THE TASK: Below are records; transcribe only the line with "U+10C1, U+9C276, UTF-8" and those after it, through the last line, without any change.

LISTED ENTRIES:
= = =

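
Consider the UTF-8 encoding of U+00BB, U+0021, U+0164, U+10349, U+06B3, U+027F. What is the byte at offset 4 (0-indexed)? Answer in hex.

0xA4

U+00BB → 2-byte form C2 BB at offsets 0–1.
U+0021 → 1-byte form 21 at offsets 2–2.
U+0164 → 2-byte form C5 A4 at offsets 3–4.
Offset 4 falls in char 3's range; it's byte 2 of C5 A4 = 0xA4.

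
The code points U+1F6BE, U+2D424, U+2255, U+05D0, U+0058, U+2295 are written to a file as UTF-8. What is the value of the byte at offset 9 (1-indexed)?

1-indexed offset 9 is 0-indexed offset 8.
U+1F6BE → 4-byte form F0 9F 9A BE at offsets 0–3.
U+2D424 → 4-byte form F0 AD 90 A4 at offsets 4–7.
U+2255 → 3-byte form E2 89 95 at offsets 8–10.
Offset 8 falls in char 3's range; it's byte 1 of E2 89 95 = 0xE2.

0xE2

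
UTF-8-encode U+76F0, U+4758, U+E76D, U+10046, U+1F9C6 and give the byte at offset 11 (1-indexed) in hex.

1-indexed offset 11 is 0-indexed offset 10.
U+76F0 → 3-byte form E7 9B B0 at offsets 0–2.
U+4758 → 3-byte form E4 9D 98 at offsets 3–5.
U+E76D → 3-byte form EE 9D AD at offsets 6–8.
U+10046 → 4-byte form F0 90 81 86 at offsets 9–12.
Offset 10 falls in char 4's range; it's byte 2 of F0 90 81 86 = 0x90.

0x90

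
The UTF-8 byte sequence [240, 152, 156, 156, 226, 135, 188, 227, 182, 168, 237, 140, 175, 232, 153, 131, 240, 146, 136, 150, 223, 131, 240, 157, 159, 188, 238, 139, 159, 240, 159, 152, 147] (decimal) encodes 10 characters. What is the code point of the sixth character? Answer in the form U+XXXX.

U+12216

Offset 0: leading byte 0xF0 = 11110000 → 4-byte char #1 = F0 98 9C 9C.
Offset 4: leading byte 0xE2 = 11100010 → 3-byte char #2 = E2 87 BC.
Offset 7: leading byte 0xE3 = 11100011 → 3-byte char #3 = E3 B6 A8.
Offset 10: leading byte 0xED = 11101101 → 3-byte char #4 = ED 8C AF.
Offset 13: leading byte 0xE8 = 11101000 → 3-byte char #5 = E8 99 83.
Offset 16: leading byte 0xF0 = 11110000 → 4-byte char #6 = F0 92 88 96.
Leading byte 0xF0 = 11110000 matches 11110xxx → 4-byte sequence.
Byte 1: 0xF0 = 11110000, payload 000 (3 bits).
Byte 2: 0x92 = 10010010 (10xxxxxx ✓), payload 010010.
Byte 3: 0x88 = 10001000 (10xxxxxx ✓), payload 001000.
Byte 4: 0x96 = 10010110 (10xxxxxx ✓), payload 010110.
Concatenate: 000010010001000010110 = 0x12216 (21 bits → U+12216).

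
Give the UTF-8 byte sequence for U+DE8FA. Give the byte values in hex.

U+DE8FA = 0xDE8FA = 911610 decimal. In range U+10000–U+10FFFF → 4-byte form: 11110xxx 10xxxxxx 10xxxxxx 10xxxxxx.
Binary (21 bits): 011011110100011111010.
Split 3+6+6+6: 011 | 011110 | 100011 | 111010.
Byte 1: 11110011 = 0xF3.
Byte 2: 10011110 = 0x9E.
Byte 3: 10100011 = 0xA3.
Byte 4: 10111010 = 0xBA.

F3 9E A3 BA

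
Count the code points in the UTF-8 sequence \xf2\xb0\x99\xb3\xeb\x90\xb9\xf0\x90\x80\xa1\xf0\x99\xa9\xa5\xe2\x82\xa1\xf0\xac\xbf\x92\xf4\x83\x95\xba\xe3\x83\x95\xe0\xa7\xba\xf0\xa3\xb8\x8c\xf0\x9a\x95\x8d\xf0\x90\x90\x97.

12

Byte at offset 0: 0xF2 = 11110010 → 4-byte char (#1). Advance 4.
Byte at offset 4: 0xEB = 11101011 → 3-byte char (#2). Advance 3.
Byte at offset 7: 0xF0 = 11110000 → 4-byte char (#3). Advance 4.
Byte at offset 11: 0xF0 = 11110000 → 4-byte char (#4). Advance 4.
Byte at offset 15: 0xE2 = 11100010 → 3-byte char (#5). Advance 3.
Byte at offset 18: 0xF0 = 11110000 → 4-byte char (#6). Advance 4.
Byte at offset 22: 0xF4 = 11110100 → 4-byte char (#7). Advance 4.
Byte at offset 26: 0xE3 = 11100011 → 3-byte char (#8). Advance 3.
Byte at offset 29: 0xE0 = 11100000 → 3-byte char (#9). Advance 3.
Byte at offset 32: 0xF0 = 11110000 → 4-byte char (#10). Advance 4.
Byte at offset 36: 0xF0 = 11110000 → 4-byte char (#11). Advance 4.
Byte at offset 40: 0xF0 = 11110000 → 4-byte char (#12). Advance 4.
Reached end at offset 44 after 12 code points.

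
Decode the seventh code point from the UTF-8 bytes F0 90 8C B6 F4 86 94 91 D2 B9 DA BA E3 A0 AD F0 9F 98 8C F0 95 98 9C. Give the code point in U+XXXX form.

U+1561C

Offset 0: leading byte 0xF0 = 11110000 → 4-byte char #1 = F0 90 8C B6.
Offset 4: leading byte 0xF4 = 11110100 → 4-byte char #2 = F4 86 94 91.
Offset 8: leading byte 0xD2 = 11010010 → 2-byte char #3 = D2 B9.
Offset 10: leading byte 0xDA = 11011010 → 2-byte char #4 = DA BA.
Offset 12: leading byte 0xE3 = 11100011 → 3-byte char #5 = E3 A0 AD.
Offset 15: leading byte 0xF0 = 11110000 → 4-byte char #6 = F0 9F 98 8C.
Offset 19: leading byte 0xF0 = 11110000 → 4-byte char #7 = F0 95 98 9C.
Leading byte 0xF0 = 11110000 matches 11110xxx → 4-byte sequence.
Byte 1: 0xF0 = 11110000, payload 000 (3 bits).
Byte 2: 0x95 = 10010101 (10xxxxxx ✓), payload 010101.
Byte 3: 0x98 = 10011000 (10xxxxxx ✓), payload 011000.
Byte 4: 0x9C = 10011100 (10xxxxxx ✓), payload 011100.
Concatenate: 000010101011000011100 = 0x1561C (21 bits → U+1561C).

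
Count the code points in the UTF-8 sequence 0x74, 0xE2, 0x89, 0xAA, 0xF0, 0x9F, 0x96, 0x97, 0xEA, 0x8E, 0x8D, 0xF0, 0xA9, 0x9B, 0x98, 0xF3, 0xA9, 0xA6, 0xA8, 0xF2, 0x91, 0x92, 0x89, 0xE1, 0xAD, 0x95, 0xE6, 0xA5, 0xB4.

9

Byte at offset 0: 0x74 = 01110100 → 1-byte char (#1). Advance 1.
Byte at offset 1: 0xE2 = 11100010 → 3-byte char (#2). Advance 3.
Byte at offset 4: 0xF0 = 11110000 → 4-byte char (#3). Advance 4.
Byte at offset 8: 0xEA = 11101010 → 3-byte char (#4). Advance 3.
Byte at offset 11: 0xF0 = 11110000 → 4-byte char (#5). Advance 4.
Byte at offset 15: 0xF3 = 11110011 → 4-byte char (#6). Advance 4.
Byte at offset 19: 0xF2 = 11110010 → 4-byte char (#7). Advance 4.
Byte at offset 23: 0xE1 = 11100001 → 3-byte char (#8). Advance 3.
Byte at offset 26: 0xE6 = 11100110 → 3-byte char (#9). Advance 3.
Reached end at offset 29 after 9 code points.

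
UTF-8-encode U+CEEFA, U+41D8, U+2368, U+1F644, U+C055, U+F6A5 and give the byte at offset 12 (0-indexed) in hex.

0x99

U+CEEFA → 4-byte form F3 8E BB BA at offsets 0–3.
U+41D8 → 3-byte form E4 87 98 at offsets 4–6.
U+2368 → 3-byte form E2 8D A8 at offsets 7–9.
U+1F644 → 4-byte form F0 9F 99 84 at offsets 10–13.
Offset 12 falls in char 4's range; it's byte 3 of F0 9F 99 84 = 0x99.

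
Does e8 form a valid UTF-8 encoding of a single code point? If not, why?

invalid (sequence truncated)

Leading byte 0xE8 = 11101000 → 3-byte form, but only 1 byte is present.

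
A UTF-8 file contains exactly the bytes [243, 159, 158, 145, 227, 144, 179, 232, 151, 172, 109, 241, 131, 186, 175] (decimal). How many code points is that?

5

Byte at offset 0: 0xF3 = 11110011 → 4-byte char (#1). Advance 4.
Byte at offset 4: 0xE3 = 11100011 → 3-byte char (#2). Advance 3.
Byte at offset 7: 0xE8 = 11101000 → 3-byte char (#3). Advance 3.
Byte at offset 10: 0x6D = 01101101 → 1-byte char (#4). Advance 1.
Byte at offset 11: 0xF1 = 11110001 → 4-byte char (#5). Advance 4.
Reached end at offset 15 after 5 code points.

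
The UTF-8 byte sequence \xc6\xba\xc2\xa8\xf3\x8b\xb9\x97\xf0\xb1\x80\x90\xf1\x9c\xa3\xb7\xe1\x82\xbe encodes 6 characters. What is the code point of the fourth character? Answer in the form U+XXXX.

U+31010

Offset 0: leading byte 0xC6 = 11000110 → 2-byte char #1 = C6 BA.
Offset 2: leading byte 0xC2 = 11000010 → 2-byte char #2 = C2 A8.
Offset 4: leading byte 0xF3 = 11110011 → 4-byte char #3 = F3 8B B9 97.
Offset 8: leading byte 0xF0 = 11110000 → 4-byte char #4 = F0 B1 80 90.
Leading byte 0xF0 = 11110000 matches 11110xxx → 4-byte sequence.
Byte 1: 0xF0 = 11110000, payload 000 (3 bits).
Byte 2: 0xB1 = 10110001 (10xxxxxx ✓), payload 110001.
Byte 3: 0x80 = 10000000 (10xxxxxx ✓), payload 000000.
Byte 4: 0x90 = 10010000 (10xxxxxx ✓), payload 010000.
Concatenate: 000110001000000010000 = 0x31010 (21 bits → U+31010).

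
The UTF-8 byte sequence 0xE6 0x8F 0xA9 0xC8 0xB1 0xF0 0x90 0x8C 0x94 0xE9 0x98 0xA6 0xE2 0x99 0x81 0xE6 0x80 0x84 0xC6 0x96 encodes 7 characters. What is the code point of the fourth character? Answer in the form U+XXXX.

Offset 0: leading byte 0xE6 = 11100110 → 3-byte char #1 = E6 8F A9.
Offset 3: leading byte 0xC8 = 11001000 → 2-byte char #2 = C8 B1.
Offset 5: leading byte 0xF0 = 11110000 → 4-byte char #3 = F0 90 8C 94.
Offset 9: leading byte 0xE9 = 11101001 → 3-byte char #4 = E9 98 A6.
Leading byte 0xE9 = 11101001 matches 1110xxxx → 3-byte sequence.
Byte 1: 0xE9 = 11101001, payload 1001 (4 bits).
Byte 2: 0x98 = 10011000 (10xxxxxx ✓), payload 011000.
Byte 3: 0xA6 = 10100110 (10xxxxxx ✓), payload 100110.
Concatenate: 1001011000100110 = 0x9626 (16 bits → U+9626).

U+9626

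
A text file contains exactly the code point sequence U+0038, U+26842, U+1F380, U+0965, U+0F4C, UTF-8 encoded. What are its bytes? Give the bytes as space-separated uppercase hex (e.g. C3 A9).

38 F0 A6 A1 82 F0 9F 8E 80 E0 A5 A5 E0 BD 8C

U+0038: 1-byte form → 38.
U+26842: 4-byte form → F0 A6 A1 82.
U+1F380: 4-byte form → F0 9F 8E 80.
U+0965: 3-byte form → E0 A5 A5.
U+0F4C: 3-byte form → E0 BD 8C.
Concatenated (15 bytes): 38 F0 A6 A1 82 F0 9F 8E 80 E0 A5 A5 E0 BD 8C.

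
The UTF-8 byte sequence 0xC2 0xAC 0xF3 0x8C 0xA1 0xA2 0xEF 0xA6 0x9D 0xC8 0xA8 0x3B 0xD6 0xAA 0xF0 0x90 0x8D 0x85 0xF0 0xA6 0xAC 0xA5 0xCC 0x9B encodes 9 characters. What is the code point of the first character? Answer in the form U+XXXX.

U+00AC

Offset 0: leading byte 0xC2 = 11000010 → 2-byte char #1 = C2 AC.
Leading byte 0xC2 = 11000010 matches 110xxxxx → 2-byte sequence.
Byte 1: 0xC2 = 11000010, payload 00010 (5 bits).
Byte 2: 0xAC = 10101100 (10xxxxxx ✓), payload 101100.
Concatenate: 00010101100 = 0xAC (11 bits → U+00AC).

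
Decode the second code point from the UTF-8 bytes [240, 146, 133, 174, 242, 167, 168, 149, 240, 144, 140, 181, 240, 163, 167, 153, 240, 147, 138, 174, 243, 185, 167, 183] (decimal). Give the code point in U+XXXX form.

U+A7A15

Offset 0: leading byte 0xF0 = 11110000 → 4-byte char #1 = F0 92 85 AE.
Offset 4: leading byte 0xF2 = 11110010 → 4-byte char #2 = F2 A7 A8 95.
Leading byte 0xF2 = 11110010 matches 11110xxx → 4-byte sequence.
Byte 1: 0xF2 = 11110010, payload 010 (3 bits).
Byte 2: 0xA7 = 10100111 (10xxxxxx ✓), payload 100111.
Byte 3: 0xA8 = 10101000 (10xxxxxx ✓), payload 101000.
Byte 4: 0x95 = 10010101 (10xxxxxx ✓), payload 010101.
Concatenate: 010100111101000010101 = 0xA7A15 (21 bits → U+A7A15).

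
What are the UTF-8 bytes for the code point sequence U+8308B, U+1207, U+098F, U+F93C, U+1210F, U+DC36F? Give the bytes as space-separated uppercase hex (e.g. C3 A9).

U+8308B: 4-byte form → F2 83 82 8B.
U+1207: 3-byte form → E1 88 87.
U+098F: 3-byte form → E0 A6 8F.
U+F93C: 3-byte form → EF A4 BC.
U+1210F: 4-byte form → F0 92 84 8F.
U+DC36F: 4-byte form → F3 9C 8D AF.
Concatenated (21 bytes): F2 83 82 8B E1 88 87 E0 A6 8F EF A4 BC F0 92 84 8F F3 9C 8D AF.

F2 83 82 8B E1 88 87 E0 A6 8F EF A4 BC F0 92 84 8F F3 9C 8D AF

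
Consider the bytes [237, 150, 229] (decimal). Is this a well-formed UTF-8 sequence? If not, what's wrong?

Leading byte 0xED = 11101101 → 3-byte form.
Byte 3 is 0xE5 = 11100101, which is not 10xxxxxx — expected a continuation byte.

invalid (non-continuation byte where continuation expected)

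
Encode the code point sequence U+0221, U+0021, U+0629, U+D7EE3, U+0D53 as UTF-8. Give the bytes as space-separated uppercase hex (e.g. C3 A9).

C8 A1 21 D8 A9 F3 97 BB A3 E0 B5 93

U+0221: 2-byte form → C8 A1.
U+0021: 1-byte form → 21.
U+0629: 2-byte form → D8 A9.
U+D7EE3: 4-byte form → F3 97 BB A3.
U+0D53: 3-byte form → E0 B5 93.
Concatenated (12 bytes): C8 A1 21 D8 A9 F3 97 BB A3 E0 B5 93.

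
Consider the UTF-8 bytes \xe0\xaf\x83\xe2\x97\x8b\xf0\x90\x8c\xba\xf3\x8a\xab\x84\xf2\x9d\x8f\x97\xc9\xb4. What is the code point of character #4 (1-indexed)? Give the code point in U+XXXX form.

Offset 0: leading byte 0xE0 = 11100000 → 3-byte char #1 = E0 AF 83.
Offset 3: leading byte 0xE2 = 11100010 → 3-byte char #2 = E2 97 8B.
Offset 6: leading byte 0xF0 = 11110000 → 4-byte char #3 = F0 90 8C BA.
Offset 10: leading byte 0xF3 = 11110011 → 4-byte char #4 = F3 8A AB 84.
Leading byte 0xF3 = 11110011 matches 11110xxx → 4-byte sequence.
Byte 1: 0xF3 = 11110011, payload 011 (3 bits).
Byte 2: 0x8A = 10001010 (10xxxxxx ✓), payload 001010.
Byte 3: 0xAB = 10101011 (10xxxxxx ✓), payload 101011.
Byte 4: 0x84 = 10000100 (10xxxxxx ✓), payload 000100.
Concatenate: 011001010101011000100 = 0xCAAC4 (21 bits → U+CAAC4).

U+CAAC4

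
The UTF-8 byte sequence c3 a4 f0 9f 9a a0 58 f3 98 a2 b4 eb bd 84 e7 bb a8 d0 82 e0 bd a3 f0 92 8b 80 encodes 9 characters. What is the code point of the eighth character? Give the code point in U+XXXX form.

Offset 0: leading byte 0xC3 = 11000011 → 2-byte char #1 = C3 A4.
Offset 2: leading byte 0xF0 = 11110000 → 4-byte char #2 = F0 9F 9A A0.
Offset 6: leading byte 0x58 = 01011000 → 1-byte char #3 = 58.
Offset 7: leading byte 0xF3 = 11110011 → 4-byte char #4 = F3 98 A2 B4.
Offset 11: leading byte 0xEB = 11101011 → 3-byte char #5 = EB BD 84.
Offset 14: leading byte 0xE7 = 11100111 → 3-byte char #6 = E7 BB A8.
Offset 17: leading byte 0xD0 = 11010000 → 2-byte char #7 = D0 82.
Offset 19: leading byte 0xE0 = 11100000 → 3-byte char #8 = E0 BD A3.
Leading byte 0xE0 = 11100000 matches 1110xxxx → 3-byte sequence.
Byte 1: 0xE0 = 11100000, payload 0000 (4 bits).
Byte 2: 0xBD = 10111101 (10xxxxxx ✓), payload 111101.
Byte 3: 0xA3 = 10100011 (10xxxxxx ✓), payload 100011.
Concatenate: 0000111101100011 = 0xF63 (16 bits → U+0F63).

U+0F63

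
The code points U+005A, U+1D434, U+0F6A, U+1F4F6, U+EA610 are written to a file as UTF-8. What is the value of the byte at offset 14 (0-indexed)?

U+005A → 1-byte form 5A at offsets 0–0.
U+1D434 → 4-byte form F0 9D 90 B4 at offsets 1–4.
U+0F6A → 3-byte form E0 BD AA at offsets 5–7.
U+1F4F6 → 4-byte form F0 9F 93 B6 at offsets 8–11.
U+EA610 → 4-byte form F3 AA 98 90 at offsets 12–15.
Offset 14 falls in char 5's range; it's byte 3 of F3 AA 98 90 = 0x98.

0x98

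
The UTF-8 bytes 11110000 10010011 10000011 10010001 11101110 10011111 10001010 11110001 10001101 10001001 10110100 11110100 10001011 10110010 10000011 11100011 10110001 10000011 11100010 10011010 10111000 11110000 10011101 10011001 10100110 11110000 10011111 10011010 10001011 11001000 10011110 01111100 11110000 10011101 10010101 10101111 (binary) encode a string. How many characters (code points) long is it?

Byte at offset 0: 0xF0 = 11110000 → 4-byte char (#1). Advance 4.
Byte at offset 4: 0xEE = 11101110 → 3-byte char (#2). Advance 3.
Byte at offset 7: 0xF1 = 11110001 → 4-byte char (#3). Advance 4.
Byte at offset 11: 0xF4 = 11110100 → 4-byte char (#4). Advance 4.
Byte at offset 15: 0xE3 = 11100011 → 3-byte char (#5). Advance 3.
Byte at offset 18: 0xE2 = 11100010 → 3-byte char (#6). Advance 3.
Byte at offset 21: 0xF0 = 11110000 → 4-byte char (#7). Advance 4.
Byte at offset 25: 0xF0 = 11110000 → 4-byte char (#8). Advance 4.
Byte at offset 29: 0xC8 = 11001000 → 2-byte char (#9). Advance 2.
Byte at offset 31: 0x7C = 01111100 → 1-byte char (#10). Advance 1.
Byte at offset 32: 0xF0 = 11110000 → 4-byte char (#11). Advance 4.
Reached end at offset 36 after 11 code points.

11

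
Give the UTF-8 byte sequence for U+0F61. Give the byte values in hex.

U+0F61 = 0xF61 = 3937 decimal. In range U+0800–U+FFFF → 3-byte form: 1110xxxx 10xxxxxx 10xxxxxx.
Binary (16 bits): 0000111101100001.
Split 4+6+6: 0000 | 111101 | 100001.
Byte 1: 11100000 = 0xE0.
Byte 2: 10111101 = 0xBD.
Byte 3: 10100001 = 0xA1.

E0 BD A1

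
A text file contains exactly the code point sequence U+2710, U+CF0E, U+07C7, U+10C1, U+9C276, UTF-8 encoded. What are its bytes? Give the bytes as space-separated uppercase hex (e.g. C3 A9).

U+2710: 3-byte form → E2 9C 90.
U+CF0E: 3-byte form → EC BC 8E.
U+07C7: 2-byte form → DF 87.
U+10C1: 3-byte form → E1 83 81.
U+9C276: 4-byte form → F2 9C 89 B6.
Concatenated (15 bytes): E2 9C 90 EC BC 8E DF 87 E1 83 81 F2 9C 89 B6.

E2 9C 90 EC BC 8E DF 87 E1 83 81 F2 9C 89 B6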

= = =

EXERCISE ANSWER:
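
A text file contains exactly the code point sequence U+2710, U+CF0E, U+07C7, U+10C1, U+9C276, UTF-8 encoded. What are its bytes? Give the bytes as space-separated uppercase hex (e.g. C3 A9).

U+2710: 3-byte form → E2 9C 90.
U+CF0E: 3-byte form → EC BC 8E.
U+07C7: 2-byte form → DF 87.
U+10C1: 3-byte form → E1 83 81.
U+9C276: 4-byte form → F2 9C 89 B6.
Concatenated (15 bytes): E2 9C 90 EC BC 8E DF 87 E1 83 81 F2 9C 89 B6.

E2 9C 90 EC BC 8E DF 87 E1 83 81 F2 9C 89 B6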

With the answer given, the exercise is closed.